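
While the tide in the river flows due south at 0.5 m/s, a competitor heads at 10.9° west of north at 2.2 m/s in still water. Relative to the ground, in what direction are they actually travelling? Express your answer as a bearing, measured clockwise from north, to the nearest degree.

346°

Taking east as x and north as y: velocity relative to the water = (-0.416, 2.160) m/s; the water relative to ground = (0.000, -0.500) m/s.
Velocity relative to ground = (-0.416, 2.160) + (0.000, -0.500) = (-0.416, 1.660) m/s.
Bearing = atan2(-0.42, 1.66) = 345.93° clockwise from north.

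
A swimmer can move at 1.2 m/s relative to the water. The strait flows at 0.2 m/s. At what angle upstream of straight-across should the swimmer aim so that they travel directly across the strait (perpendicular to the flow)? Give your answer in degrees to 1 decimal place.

9.6°

To cancel the current, the upstream component of the swimmer's velocity must equal the flow: 1.2 sin θ = 0.2.
sin θ = 0.2 / 1.2 = 0.1667.
θ = arcsin(0.1667) = 9.594°.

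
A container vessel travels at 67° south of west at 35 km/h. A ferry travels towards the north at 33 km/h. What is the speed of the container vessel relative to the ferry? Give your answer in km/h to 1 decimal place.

Taking east as x and north as y: container vessel velocity = (-13.676, -32.218) km/h; ferry velocity = (0.000, 33.000) km/h.
Velocity of container vessel relative to ferry = (-13.676, -32.218) − (0.000, 33.000) = (-13.676, -65.218) km/h.
Magnitude = |(-13.676, -65.218)| = 66.636 km/h.

66.6 km/h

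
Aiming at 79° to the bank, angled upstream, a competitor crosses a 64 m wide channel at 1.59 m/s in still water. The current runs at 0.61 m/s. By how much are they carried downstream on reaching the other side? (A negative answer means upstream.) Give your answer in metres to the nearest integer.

13 m

Perpendicular speed = 1.561 m/s; crossing time = 64 / 1.561 = 41.005 s.
Net downstream speed = 0.307 m/s.
Drift = 0.307 × 41.005 = 12.573 m (downstream).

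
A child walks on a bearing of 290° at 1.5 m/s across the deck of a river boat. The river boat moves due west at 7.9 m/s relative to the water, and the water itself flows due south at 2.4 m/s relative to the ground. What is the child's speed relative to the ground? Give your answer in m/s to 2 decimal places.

In east/north components (m/s): child relative to river boat = (-1.410, 0.513); river boat relative to water = (-7.900, 0.000); water relative to ground = (0.000, -2.400).
Sum = (-9.310, -1.887) m/s.
Speed = |(-9.310, -1.887)| = 9.499 m/s.

9.50 m/s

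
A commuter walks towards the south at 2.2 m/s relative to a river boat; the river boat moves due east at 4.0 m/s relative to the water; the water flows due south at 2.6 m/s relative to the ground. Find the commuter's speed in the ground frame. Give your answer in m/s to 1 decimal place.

In east/north components (m/s): commuter relative to river boat = (0.000, -2.200); river boat relative to water = (4.000, 0.000); water relative to ground = (0.000, -2.600).
Sum = (4.000, -4.800) m/s.
Speed = |(4.000, -4.800)| = 6.248 m/s.

6.2 m/s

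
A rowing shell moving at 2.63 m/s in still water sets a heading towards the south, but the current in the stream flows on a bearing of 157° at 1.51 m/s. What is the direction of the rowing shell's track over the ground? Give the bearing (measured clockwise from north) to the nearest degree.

172°

Taking east as x and north as y: velocity relative to the water = (0.000, -2.630) m/s; the water relative to ground = (0.590, -1.390) m/s.
Velocity relative to ground = (0.000, -2.630) + (0.590, -1.390) = (0.590, -4.020) m/s.
Bearing = atan2(0.59, -4.02) = 171.65° clockwise from north.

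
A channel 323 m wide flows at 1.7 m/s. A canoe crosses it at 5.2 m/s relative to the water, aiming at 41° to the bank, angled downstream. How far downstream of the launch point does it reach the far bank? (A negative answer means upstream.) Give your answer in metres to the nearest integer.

Perpendicular speed = 3.412 m/s; crossing time = 323 / 3.412 = 94.680 s.
Net downstream speed = 5.624 m/s.
Drift = 5.624 × 94.680 = 532.524 m (downstream).

533 m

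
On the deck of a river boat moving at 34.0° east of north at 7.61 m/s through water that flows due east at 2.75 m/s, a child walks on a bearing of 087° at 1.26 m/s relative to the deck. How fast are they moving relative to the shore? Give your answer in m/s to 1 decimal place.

In east/north components (m/s): child relative to river boat = (1.258, 0.066); river boat relative to water = (4.255, 6.309); water relative to ground = (2.750, 0.000).
Sum = (8.264, 6.375) m/s.
Speed = |(8.264, 6.375)| = 10.437 m/s.

10.4 m/s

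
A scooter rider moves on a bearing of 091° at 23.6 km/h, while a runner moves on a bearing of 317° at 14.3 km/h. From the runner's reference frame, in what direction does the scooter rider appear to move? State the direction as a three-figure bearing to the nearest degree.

Taking east as x and north as y: scooter rider velocity = (23.596, -0.412) km/h; runner velocity = (-9.753, 10.458) km/h.
Velocity of scooter rider relative to runner = (23.596, -0.412) − (-9.753, 10.458) = (33.349, -10.870) km/h.
Bearing = atan2(33.35, -10.87) = 108.05° clockwise from north.

108°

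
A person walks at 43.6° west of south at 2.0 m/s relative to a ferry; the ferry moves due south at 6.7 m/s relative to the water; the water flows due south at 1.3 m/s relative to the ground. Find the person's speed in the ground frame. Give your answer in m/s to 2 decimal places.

9.55 m/s

In east/north components (m/s): person relative to ferry = (-1.379, -1.448); ferry relative to water = (0.000, -6.700); water relative to ground = (0.000, -1.300).
Sum = (-1.379, -9.448) m/s.
Speed = |(-1.379, -9.448)| = 9.548 m/s.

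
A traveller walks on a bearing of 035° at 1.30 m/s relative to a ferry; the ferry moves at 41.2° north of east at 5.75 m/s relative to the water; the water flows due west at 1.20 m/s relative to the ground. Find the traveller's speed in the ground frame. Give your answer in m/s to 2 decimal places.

6.21 m/s

In east/north components (m/s): traveller relative to ferry = (0.746, 1.065); ferry relative to water = (4.326, 3.787); water relative to ground = (-1.200, 0.000).
Sum = (3.872, 4.852) m/s.
Speed = |(3.872, 4.852)| = 6.208 m/s.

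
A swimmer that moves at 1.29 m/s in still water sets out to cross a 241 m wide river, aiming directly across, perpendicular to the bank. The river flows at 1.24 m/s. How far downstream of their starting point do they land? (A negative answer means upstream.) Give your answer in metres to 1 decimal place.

231.7 m

Perpendicular speed = 1.290 m/s; crossing time = 241 / 1.290 = 186.822 s.
Net downstream speed = 1.240 m/s.
Drift = 1.240 × 186.822 = 231.659 m (downstream).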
::::::
▶ What you will do
From top to bottom, repeat the material above word for word.

▶ Task solution
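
While the tide in the river flows due south at 0.5 m/s, a competitor heads at 10.9° west of north at 2.2 m/s in still water. Relative to the ground, in what direction are they actually travelling? Express your answer as a bearing, measured clockwise from north, to the nearest degree.

346°

Taking east as x and north as y: velocity relative to the water = (-0.416, 2.160) m/s; the water relative to ground = (0.000, -0.500) m/s.
Velocity relative to ground = (-0.416, 2.160) + (0.000, -0.500) = (-0.416, 1.660) m/s.
Bearing = atan2(-0.42, 1.66) = 345.93° clockwise from north.

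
A swimmer can move at 1.2 m/s relative to the water. The strait flows at 0.2 m/s. At what angle upstream of straight-across should the swimmer aim so that they travel directly across the strait (perpendicular to the flow)? Give your answer in degrees to 1 decimal place.

9.6°

To cancel the current, the upstream component of the swimmer's velocity must equal the flow: 1.2 sin θ = 0.2.
sin θ = 0.2 / 1.2 = 0.1667.
θ = arcsin(0.1667) = 9.594°.

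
A container vessel travels at 67° south of west at 35 km/h. A ferry travels towards the north at 33 km/h. What is the speed of the container vessel relative to the ferry? Give your answer in km/h to 1 decimal place.

Taking east as x and north as y: container vessel velocity = (-13.676, -32.218) km/h; ferry velocity = (0.000, 33.000) km/h.
Velocity of container vessel relative to ferry = (-13.676, -32.218) − (0.000, 33.000) = (-13.676, -65.218) km/h.
Magnitude = |(-13.676, -65.218)| = 66.636 km/h.

66.6 km/h

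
Aiming at 79° to the bank, angled upstream, a competitor crosses a 64 m wide channel at 1.59 m/s in still water. The current runs at 0.61 m/s. By how much are they carried downstream on reaching the other side? (A negative answer means upstream.) Give your answer in metres to the nearest integer.

13 m

Perpendicular speed = 1.561 m/s; crossing time = 64 / 1.561 = 41.005 s.
Net downstream speed = 0.307 m/s.
Drift = 0.307 × 41.005 = 12.573 m (downstream).

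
A child walks on a bearing of 290° at 1.5 m/s across the deck of a river boat. The river boat moves due west at 7.9 m/s relative to the water, and the water itself flows due south at 2.4 m/s relative to the ground. What is the child's speed relative to the ground? Give your answer in m/s to 2 decimal places.

In east/north components (m/s): child relative to river boat = (-1.410, 0.513); river boat relative to water = (-7.900, 0.000); water relative to ground = (0.000, -2.400).
Sum = (-9.310, -1.887) m/s.
Speed = |(-9.310, -1.887)| = 9.499 m/s.

9.50 m/s

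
A commuter walks towards the south at 2.2 m/s relative to a river boat; the river boat moves due east at 4.0 m/s relative to the water; the water flows due south at 2.6 m/s relative to the ground. Find the commuter's speed in the ground frame. Give your answer in m/s to 1 decimal place.

In east/north components (m/s): commuter relative to river boat = (0.000, -2.200); river boat relative to water = (4.000, 0.000); water relative to ground = (0.000, -2.600).
Sum = (4.000, -4.800) m/s.
Speed = |(4.000, -4.800)| = 6.248 m/s.

6.2 m/s

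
A rowing shell moving at 2.63 m/s in still water sets a heading towards the south, but the current in the stream flows on a bearing of 157° at 1.51 m/s. What is the direction of the rowing shell's track over the ground? Give the bearing (measured clockwise from north) to the nearest degree.

172°

Taking east as x and north as y: velocity relative to the water = (0.000, -2.630) m/s; the water relative to ground = (0.590, -1.390) m/s.
Velocity relative to ground = (0.000, -2.630) + (0.590, -1.390) = (0.590, -4.020) m/s.
Bearing = atan2(0.59, -4.02) = 171.65° clockwise from north.

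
A channel 323 m wide flows at 1.7 m/s. A canoe crosses it at 5.2 m/s relative to the water, aiming at 41° to the bank, angled downstream. How far downstream of the launch point does it reach the far bank? (A negative answer means upstream.) Give your answer in metres to the nearest integer.

Perpendicular speed = 3.412 m/s; crossing time = 323 / 3.412 = 94.680 s.
Net downstream speed = 5.624 m/s.
Drift = 5.624 × 94.680 = 532.524 m (downstream).

533 m

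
On the deck of a river boat moving at 34.0° east of north at 7.61 m/s through water that flows due east at 2.75 m/s, a child walks on a bearing of 087° at 1.26 m/s relative to the deck. How fast are they moving relative to the shore? Give your answer in m/s to 1 decimal place.

In east/north components (m/s): child relative to river boat = (1.258, 0.066); river boat relative to water = (4.255, 6.309); water relative to ground = (2.750, 0.000).
Sum = (8.264, 6.375) m/s.
Speed = |(8.264, 6.375)| = 10.437 m/s.

10.4 m/s

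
A scooter rider moves on a bearing of 091° at 23.6 km/h, while a runner moves on a bearing of 317° at 14.3 km/h. From the runner's reference frame, in what direction does the scooter rider appear to move? State the direction as a three-figure bearing to the nearest degree.

Taking east as x and north as y: scooter rider velocity = (23.596, -0.412) km/h; runner velocity = (-9.753, 10.458) km/h.
Velocity of scooter rider relative to runner = (23.596, -0.412) − (-9.753, 10.458) = (33.349, -10.870) km/h.
Bearing = atan2(33.35, -10.87) = 108.05° clockwise from north.

108°

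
A person walks at 43.6° west of south at 2.0 m/s relative to a ferry; the ferry moves due south at 6.7 m/s relative to the water; the water flows due south at 1.3 m/s relative to the ground. Find the person's speed in the ground frame. Give your answer in m/s to 2 decimal places.

9.55 m/s

In east/north components (m/s): person relative to ferry = (-1.379, -1.448); ferry relative to water = (0.000, -6.700); water relative to ground = (0.000, -1.300).
Sum = (-1.379, -9.448) m/s.
Speed = |(-1.379, -9.448)| = 9.548 m/s.

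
A traveller walks on a bearing of 035° at 1.30 m/s relative to a ferry; the ferry moves at 41.2° north of east at 5.75 m/s relative to the water; the water flows due west at 1.20 m/s relative to the ground. Find the traveller's speed in the ground frame. Give your answer in m/s to 2 decimal places.

6.21 m/s

In east/north components (m/s): traveller relative to ferry = (0.746, 1.065); ferry relative to water = (4.326, 3.787); water relative to ground = (-1.200, 0.000).
Sum = (3.872, 4.852) m/s.
Speed = |(3.872, 4.852)| = 6.208 m/s.

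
A swimmer that moves at 1.29 m/s in still water sets out to cross a 241 m wide river, aiming directly across, perpendicular to the bank. The river flows at 1.24 m/s. How far downstream of their starting point do they land? (A negative answer means upstream.) Give your answer in metres to 1 decimal place.

231.7 m

Perpendicular speed = 1.290 m/s; crossing time = 241 / 1.290 = 186.822 s.
Net downstream speed = 1.240 m/s.
Drift = 1.240 × 186.822 = 231.659 m (downstream).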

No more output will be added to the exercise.